Saved entries
···

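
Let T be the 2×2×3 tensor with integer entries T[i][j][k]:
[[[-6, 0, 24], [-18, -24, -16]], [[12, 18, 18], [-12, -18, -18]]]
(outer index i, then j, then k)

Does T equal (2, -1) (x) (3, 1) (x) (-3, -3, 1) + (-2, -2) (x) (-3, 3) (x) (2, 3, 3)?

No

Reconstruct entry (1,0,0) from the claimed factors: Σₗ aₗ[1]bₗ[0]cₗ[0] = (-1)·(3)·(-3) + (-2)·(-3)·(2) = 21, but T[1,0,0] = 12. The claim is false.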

···

Task details — Beginning with the line that holds "(outer index i, then j, then k)" and ending with the last line of the data, copy each line exactly and add nothing.

Answer to the exercise —
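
(outer index i, then j, then k)

Does T equal (2, -1) (x) (3, 1) (x) (-3, -3, 1) + (-2, -2) (x) (-3, 3) (x) (2, 3, 3)?

No

Reconstruct entry (1,0,0) from the claimed factors: Σₗ aₗ[1]bₗ[0]cₗ[0] = (-1)·(3)·(-3) + (-2)·(-3)·(2) = 21, but T[1,0,0] = 12. The claim is false.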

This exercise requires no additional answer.